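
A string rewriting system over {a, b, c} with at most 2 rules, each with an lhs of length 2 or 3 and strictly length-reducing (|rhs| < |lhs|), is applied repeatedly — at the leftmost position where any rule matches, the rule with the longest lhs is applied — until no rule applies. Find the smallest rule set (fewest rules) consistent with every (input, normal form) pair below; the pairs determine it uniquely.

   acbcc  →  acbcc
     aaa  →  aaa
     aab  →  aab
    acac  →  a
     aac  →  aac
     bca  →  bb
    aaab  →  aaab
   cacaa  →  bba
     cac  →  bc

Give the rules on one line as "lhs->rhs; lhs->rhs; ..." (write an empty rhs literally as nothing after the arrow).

  | acbcc
  | aaa
  | aab
  | acac => abc => a

abc->a; ca->b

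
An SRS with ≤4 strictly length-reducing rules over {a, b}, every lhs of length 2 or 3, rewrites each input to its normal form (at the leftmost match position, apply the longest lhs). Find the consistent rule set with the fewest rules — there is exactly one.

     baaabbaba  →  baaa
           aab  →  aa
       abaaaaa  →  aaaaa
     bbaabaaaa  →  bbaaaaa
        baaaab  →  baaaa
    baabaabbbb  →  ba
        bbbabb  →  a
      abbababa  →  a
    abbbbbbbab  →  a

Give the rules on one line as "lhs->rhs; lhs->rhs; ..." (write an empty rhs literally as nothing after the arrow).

  | baaabbaba => baaaba => baaa
  | aab => aa
  | abaaaaa => aaaaa
  | bbaabaaaa => bbaaaaa

ab->a; aba->a; abb->; bbb->a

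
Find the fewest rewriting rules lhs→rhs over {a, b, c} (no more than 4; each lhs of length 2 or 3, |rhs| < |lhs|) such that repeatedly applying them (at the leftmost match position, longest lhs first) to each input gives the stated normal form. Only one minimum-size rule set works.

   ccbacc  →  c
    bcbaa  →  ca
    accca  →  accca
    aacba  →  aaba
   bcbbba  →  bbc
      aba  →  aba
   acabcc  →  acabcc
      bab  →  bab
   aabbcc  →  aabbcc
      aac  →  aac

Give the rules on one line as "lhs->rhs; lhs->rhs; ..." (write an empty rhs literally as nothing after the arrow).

  | ccbacc => cbacc => bacc => c
  | bcbaa => bbaa => ca
  | accca
  | aacba => aaba

bac->; bba->c; cb->b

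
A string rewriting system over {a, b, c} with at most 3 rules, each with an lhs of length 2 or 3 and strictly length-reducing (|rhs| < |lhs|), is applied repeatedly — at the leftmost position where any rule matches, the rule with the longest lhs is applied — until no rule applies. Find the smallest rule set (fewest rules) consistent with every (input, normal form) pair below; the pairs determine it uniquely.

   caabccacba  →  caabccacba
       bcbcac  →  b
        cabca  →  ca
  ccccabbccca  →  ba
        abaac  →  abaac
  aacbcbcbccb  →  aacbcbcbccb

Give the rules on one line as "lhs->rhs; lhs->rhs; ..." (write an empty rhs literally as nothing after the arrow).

  | caabccacba
  | bcbcac => bccc => b
  | cabca => ca
  | ccccabbccca => cabbccca => bccca => ba

bca->c; cab->; ccc->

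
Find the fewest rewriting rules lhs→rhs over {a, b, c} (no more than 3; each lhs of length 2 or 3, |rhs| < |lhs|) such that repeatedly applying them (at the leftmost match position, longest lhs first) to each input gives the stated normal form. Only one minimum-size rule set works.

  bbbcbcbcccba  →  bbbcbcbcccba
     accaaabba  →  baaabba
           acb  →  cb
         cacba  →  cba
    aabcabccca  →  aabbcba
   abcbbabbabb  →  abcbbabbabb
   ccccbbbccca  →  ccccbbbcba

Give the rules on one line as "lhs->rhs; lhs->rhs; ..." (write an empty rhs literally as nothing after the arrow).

  | bbbcbcbcccba
  | accaaabba => ccaaabba => baaabba
  | acb => cb
  | cacba => cba

ac->c; ca->; cca->ba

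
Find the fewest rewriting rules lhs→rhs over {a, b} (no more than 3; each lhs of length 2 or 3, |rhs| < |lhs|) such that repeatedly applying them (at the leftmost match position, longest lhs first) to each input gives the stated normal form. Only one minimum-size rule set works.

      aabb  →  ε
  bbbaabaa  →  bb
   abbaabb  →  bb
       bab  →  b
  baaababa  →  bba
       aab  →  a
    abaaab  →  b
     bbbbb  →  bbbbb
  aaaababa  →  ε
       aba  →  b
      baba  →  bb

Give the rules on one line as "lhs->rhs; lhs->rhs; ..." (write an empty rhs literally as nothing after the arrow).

  | aabb => ab => ε
  | bbbaabaa => bbbaa => bb
  | abbaabb => baabb => bb
  | bab => b

ab->; aba->b; baa->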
+ + +
**DESCRIPTION OF THE TASK:** Copy all of the data exactly.

**RESPONSE TO THE EXERCISE:**
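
A string rewriting system over {a, b, c} with at most 2 rules, each with an lhs of length 2 or 3 and strictly length-reducing (|rhs| < |lhs|), is applied repeatedly — at the leftmost position where any rule matches, the rule with the longest lhs is applied — until no rule applies. Find the smallest rule set (fewest rules) consistent with every (input, normal form) pair below; the pairs determine it uniquely.

   acbcc  →  acbcc
     aaa  →  aaa
     aab  →  aab
    acac  →  a
     aac  →  aac
     bca  →  bb
    aaab  →  aaab
   cacaa  →  bba
     cac  →  bc

Give the rules on one line as "lhs->rhs; lhs->rhs; ..." (write an empty rhs literally as nothing after the arrow).

  | acbcc
  | aaa
  | aab
  | acac => abc => a

abc->a; ca->b

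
An SRS with ≤4 strictly length-reducing rules over {a, b}, every lhs of length 2 or 3, rewrites each input to its normal form (at the leftmost match position, apply the longest lhs). Find the consistent rule set with the fewest rules — there is exactly one.

     baaabbaba  →  baaa
           aab  →  aa
       abaaaaa  →  aaaaa
     bbaabaaaa  →  bbaaaaa
        baaaab  →  baaaa
    baabaabbbb  →  ba
        bbbabb  →  a
      abbababa  →  a
    abbbbbbbab  →  a

Give the rules on one line as "lhs->rhs; lhs->rhs; ..." (write an empty rhs literally as nothing after the arrow).

  | baaabbaba => baaaba => baaa
  | aab => aa
  | abaaaaa => aaaaa
  | bbaabaaaa => bbaaaaa

ab->a; aba->a; abb->; bbb->a

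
Find the fewest rewriting rules lhs→rhs over {a, b, c} (no more than 4; each lhs of length 2 or 3, |rhs| < |lhs|) such that repeatedly applying them (at the leftmost match position, longest lhs first) to each input gives the stated normal form. Only one minimum-size rule set works.

   ccbacc  →  c
    bcbaa  →  ca
    accca  →  accca
    aacba  →  aaba
   bcbbba  →  bbc
      aba  →  aba
   acabcc  →  acabcc
      bab  →  bab
   aabbcc  →  aabbcc
      aac  →  aac

Give the rules on one line as "lhs->rhs; lhs->rhs; ..." (write an empty rhs literally as nothing after the arrow).

  | ccbacc => cbacc => bacc => c
  | bcbaa => bbaa => ca
  | accca
  | aacba => aaba

bac->; bba->c; cb->b

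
A string rewriting system over {a, b, c} with at most 3 rules, each with an lhs of length 2 or 3 and strictly length-reducing (|rhs| < |lhs|), is applied repeatedly — at the leftmost position where any rule matches, the rule with the longest lhs is applied — until no rule applies. Find the smallest rule set (fewest rules) consistent with every (input, normal form) pair below; the pairs determine it uniquely.

   caabccacba  →  caabccacba
       bcbcac  →  b
        cabca  →  ca
  ccccabbccca  →  ba
        abaac  →  abaac
  aacbcbcbccb  →  aacbcbcbccb

Give the rules on one line as "lhs->rhs; lhs->rhs; ..." (write an empty rhs literally as nothing after the arrow).

  | caabccacba
  | bcbcac => bccc => b
  | cabca => ca
  | ccccabbccca => cabbccca => bccca => ba

bca->c; cab->; ccc->

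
Find the fewest rewriting rules lhs→rhs over {a, b, c} (no more than 3; each lhs of length 2 or 3, |rhs| < |lhs|) such that repeatedly applying them (at the leftmost match position, longest lhs first) to each input gives the stated normal form. Only one minimum-size rule set works.

  bbbcbcbcccba  →  bbbcbcbcccba
     accaaabba  →  baaabba
           acb  →  cb
         cacba  →  cba
    aabcabccca  →  aabbcba
   abcbbabbabb  →  abcbbabbabb
   ccccbbbccca  →  ccccbbbcba

Give the rules on one line as "lhs->rhs; lhs->rhs; ..." (write an empty rhs literally as nothing after the arrow).

  | bbbcbcbcccba
  | accaaabba => ccaaabba => baaabba
  | acb => cb
  | cacba => cba

ac->c; ca->; cca->ba

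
Find the fewest rewriting rules lhs→rhs over {a, b} (no more than 3; each lhs of length 2 or 3, |rhs| < |lhs|) such that repeatedly applying them (at the leftmost match position, longest lhs first) to each input gives the stated normal form. Only one minimum-size rule set works.

      aabb  →  ε
  bbbaabaa  →  bb
   abbaabb  →  bb
       bab  →  b
  baaababa  →  bba
       aab  →  a
    abaaab  →  b
     bbbbb  →  bbbbb
  aaaababa  →  ε
       aba  →  b
      baba  →  bb

Give the rules on one line as "lhs->rhs; lhs->rhs; ..." (write an empty rhs literally as nothing after the arrow).

  | aabb => ab => ε
  | bbbaabaa => bbbaa => bb
  | abbaabb => baabb => bb
  | bab => b

ab->; aba->b; baa->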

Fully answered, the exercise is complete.